▶ [TASK BRIEF]: Exactly and only the lines from the one with "A siltstone in the" through the end of the listing are to be transcribed, both ends included.

Content starts

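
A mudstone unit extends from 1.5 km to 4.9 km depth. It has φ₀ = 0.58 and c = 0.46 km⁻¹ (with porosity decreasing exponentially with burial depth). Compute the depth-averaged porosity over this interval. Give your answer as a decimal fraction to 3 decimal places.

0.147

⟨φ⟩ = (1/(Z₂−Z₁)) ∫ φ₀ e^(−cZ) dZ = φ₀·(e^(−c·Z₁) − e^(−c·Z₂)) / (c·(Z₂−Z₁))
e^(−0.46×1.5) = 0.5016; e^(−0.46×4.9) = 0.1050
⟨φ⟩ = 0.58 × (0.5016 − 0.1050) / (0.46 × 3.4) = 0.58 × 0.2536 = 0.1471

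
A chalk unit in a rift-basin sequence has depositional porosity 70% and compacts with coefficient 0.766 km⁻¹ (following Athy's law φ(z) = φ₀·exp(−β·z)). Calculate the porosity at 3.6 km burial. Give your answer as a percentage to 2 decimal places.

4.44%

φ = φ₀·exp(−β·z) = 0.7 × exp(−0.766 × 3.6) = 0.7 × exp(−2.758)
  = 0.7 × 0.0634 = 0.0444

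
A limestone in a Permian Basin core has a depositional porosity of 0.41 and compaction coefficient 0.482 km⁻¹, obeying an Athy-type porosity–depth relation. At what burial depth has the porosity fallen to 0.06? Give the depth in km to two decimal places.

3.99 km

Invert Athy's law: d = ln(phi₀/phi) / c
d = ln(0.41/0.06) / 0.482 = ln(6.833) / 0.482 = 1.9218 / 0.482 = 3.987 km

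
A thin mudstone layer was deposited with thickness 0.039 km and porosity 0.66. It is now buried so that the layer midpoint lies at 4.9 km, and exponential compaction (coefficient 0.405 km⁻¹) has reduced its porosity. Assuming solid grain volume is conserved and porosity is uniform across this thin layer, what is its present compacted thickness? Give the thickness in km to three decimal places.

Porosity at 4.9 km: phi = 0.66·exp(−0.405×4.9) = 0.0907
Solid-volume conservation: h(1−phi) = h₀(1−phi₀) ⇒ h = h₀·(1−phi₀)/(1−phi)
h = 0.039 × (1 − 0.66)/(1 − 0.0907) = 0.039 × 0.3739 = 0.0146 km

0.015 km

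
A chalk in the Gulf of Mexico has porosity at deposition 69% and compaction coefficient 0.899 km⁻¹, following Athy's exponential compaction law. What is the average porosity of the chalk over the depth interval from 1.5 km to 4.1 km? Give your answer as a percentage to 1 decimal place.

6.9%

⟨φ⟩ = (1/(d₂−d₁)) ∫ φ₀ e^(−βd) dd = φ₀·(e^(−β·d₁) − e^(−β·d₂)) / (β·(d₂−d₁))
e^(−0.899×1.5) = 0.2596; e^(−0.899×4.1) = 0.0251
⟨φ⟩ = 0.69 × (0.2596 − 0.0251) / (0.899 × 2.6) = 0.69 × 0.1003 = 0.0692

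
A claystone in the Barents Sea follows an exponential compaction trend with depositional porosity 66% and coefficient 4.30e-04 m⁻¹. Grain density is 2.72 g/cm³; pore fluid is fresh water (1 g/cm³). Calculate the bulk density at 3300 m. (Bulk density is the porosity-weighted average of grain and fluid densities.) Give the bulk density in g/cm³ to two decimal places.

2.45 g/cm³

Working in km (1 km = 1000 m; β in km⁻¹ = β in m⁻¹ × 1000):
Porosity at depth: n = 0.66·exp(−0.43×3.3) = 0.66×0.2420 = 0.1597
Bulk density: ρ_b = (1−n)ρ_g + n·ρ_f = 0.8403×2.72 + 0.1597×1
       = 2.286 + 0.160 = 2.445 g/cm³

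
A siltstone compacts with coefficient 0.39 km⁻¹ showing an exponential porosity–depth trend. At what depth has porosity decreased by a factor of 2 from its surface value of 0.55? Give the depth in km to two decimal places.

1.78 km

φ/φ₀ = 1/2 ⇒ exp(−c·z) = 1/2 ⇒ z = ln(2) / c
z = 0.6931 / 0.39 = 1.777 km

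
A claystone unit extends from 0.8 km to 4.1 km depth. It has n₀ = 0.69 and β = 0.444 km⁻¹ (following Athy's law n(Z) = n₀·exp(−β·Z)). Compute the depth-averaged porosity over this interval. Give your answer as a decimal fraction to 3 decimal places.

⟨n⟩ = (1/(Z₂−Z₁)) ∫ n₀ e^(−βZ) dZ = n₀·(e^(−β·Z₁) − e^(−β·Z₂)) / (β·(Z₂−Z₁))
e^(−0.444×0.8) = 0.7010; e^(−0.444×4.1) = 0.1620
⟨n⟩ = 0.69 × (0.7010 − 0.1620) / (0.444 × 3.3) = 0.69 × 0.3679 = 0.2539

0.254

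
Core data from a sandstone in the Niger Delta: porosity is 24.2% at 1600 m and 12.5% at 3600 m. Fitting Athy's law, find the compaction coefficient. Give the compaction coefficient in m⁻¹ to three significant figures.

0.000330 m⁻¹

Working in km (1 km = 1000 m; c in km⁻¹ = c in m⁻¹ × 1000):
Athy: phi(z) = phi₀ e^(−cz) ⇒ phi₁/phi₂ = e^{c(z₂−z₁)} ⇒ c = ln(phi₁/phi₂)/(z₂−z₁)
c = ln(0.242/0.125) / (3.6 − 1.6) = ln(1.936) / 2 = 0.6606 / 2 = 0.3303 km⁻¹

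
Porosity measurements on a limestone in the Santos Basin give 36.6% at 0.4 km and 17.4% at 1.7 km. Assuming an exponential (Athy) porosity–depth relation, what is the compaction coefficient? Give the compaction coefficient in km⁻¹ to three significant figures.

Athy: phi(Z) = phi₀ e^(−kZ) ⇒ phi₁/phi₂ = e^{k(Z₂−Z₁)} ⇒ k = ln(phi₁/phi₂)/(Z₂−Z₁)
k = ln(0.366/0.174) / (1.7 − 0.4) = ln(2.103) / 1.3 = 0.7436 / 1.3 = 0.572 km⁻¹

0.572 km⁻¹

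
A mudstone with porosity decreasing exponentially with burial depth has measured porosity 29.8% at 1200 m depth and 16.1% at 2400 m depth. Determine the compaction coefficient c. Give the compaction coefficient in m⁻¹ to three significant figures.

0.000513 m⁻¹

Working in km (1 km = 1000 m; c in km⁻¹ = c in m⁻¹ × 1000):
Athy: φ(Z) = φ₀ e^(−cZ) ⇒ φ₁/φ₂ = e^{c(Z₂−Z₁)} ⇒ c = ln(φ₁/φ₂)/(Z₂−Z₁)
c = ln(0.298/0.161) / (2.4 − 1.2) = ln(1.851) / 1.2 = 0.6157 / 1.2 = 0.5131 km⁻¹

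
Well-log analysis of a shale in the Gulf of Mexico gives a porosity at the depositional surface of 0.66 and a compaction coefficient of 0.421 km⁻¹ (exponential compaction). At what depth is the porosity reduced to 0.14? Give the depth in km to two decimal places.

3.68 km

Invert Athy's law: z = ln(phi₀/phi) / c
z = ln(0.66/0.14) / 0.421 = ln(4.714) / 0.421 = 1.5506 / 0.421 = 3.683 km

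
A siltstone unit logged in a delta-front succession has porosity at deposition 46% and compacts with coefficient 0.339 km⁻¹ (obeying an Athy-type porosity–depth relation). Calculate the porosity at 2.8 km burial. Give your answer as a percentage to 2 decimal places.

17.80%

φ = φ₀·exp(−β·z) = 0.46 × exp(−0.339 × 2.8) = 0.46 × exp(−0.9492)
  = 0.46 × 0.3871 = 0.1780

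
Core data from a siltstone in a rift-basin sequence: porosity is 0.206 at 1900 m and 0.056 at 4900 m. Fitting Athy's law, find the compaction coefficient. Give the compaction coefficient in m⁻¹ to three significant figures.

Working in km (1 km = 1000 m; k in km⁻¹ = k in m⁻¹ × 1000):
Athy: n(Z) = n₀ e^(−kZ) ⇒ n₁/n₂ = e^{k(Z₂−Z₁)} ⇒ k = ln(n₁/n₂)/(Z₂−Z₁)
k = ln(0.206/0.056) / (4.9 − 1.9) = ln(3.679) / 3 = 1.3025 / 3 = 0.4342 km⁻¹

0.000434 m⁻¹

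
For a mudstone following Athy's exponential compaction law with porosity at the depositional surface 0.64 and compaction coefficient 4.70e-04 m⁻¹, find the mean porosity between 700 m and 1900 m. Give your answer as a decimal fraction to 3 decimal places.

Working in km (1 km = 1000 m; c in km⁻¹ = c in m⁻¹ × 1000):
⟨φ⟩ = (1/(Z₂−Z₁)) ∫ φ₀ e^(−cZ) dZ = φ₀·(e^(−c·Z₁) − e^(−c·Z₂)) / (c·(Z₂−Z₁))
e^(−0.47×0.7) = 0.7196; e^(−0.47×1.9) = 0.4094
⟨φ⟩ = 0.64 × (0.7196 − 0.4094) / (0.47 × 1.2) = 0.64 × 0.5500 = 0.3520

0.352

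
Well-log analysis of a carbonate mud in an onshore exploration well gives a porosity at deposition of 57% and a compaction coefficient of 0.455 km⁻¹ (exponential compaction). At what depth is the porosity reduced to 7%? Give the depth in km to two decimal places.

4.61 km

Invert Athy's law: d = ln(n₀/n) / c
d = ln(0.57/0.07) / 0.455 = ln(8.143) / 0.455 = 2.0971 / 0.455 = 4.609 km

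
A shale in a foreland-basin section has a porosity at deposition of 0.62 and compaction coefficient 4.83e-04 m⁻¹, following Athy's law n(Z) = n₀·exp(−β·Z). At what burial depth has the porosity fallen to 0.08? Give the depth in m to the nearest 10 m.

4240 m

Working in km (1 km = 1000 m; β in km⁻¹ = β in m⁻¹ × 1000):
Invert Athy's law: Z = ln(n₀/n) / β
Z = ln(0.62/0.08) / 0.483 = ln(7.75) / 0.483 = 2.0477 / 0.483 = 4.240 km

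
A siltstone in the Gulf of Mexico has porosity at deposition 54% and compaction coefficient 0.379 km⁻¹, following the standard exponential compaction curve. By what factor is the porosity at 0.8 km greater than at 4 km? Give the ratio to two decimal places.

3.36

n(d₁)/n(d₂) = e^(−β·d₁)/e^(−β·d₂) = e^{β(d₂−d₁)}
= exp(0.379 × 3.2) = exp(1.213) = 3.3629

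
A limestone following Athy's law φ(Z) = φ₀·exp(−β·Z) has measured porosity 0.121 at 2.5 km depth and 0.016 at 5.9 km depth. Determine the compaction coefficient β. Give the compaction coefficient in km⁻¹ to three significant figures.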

Content ends

▶ [RESPONSE TO THIS EXERCISE]:
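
A siltstone in the Gulf of Mexico has porosity at deposition 54% and compaction coefficient 0.379 km⁻¹, following the standard exponential compaction curve. By what factor is the porosity at 0.8 km greater than at 4 km? Give the ratio to two decimal places.

3.36

n(d₁)/n(d₂) = e^(−β·d₁)/e^(−β·d₂) = e^{β(d₂−d₁)}
= exp(0.379 × 3.2) = exp(1.213) = 3.3629

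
A limestone following Athy's law φ(Z) = φ₀·exp(−β·Z) has measured porosity 0.121 at 2.5 km depth and 0.016 at 5.9 km depth. Determine the compaction coefficient β. Give the compaction coefficient in km⁻¹ to three significant figures.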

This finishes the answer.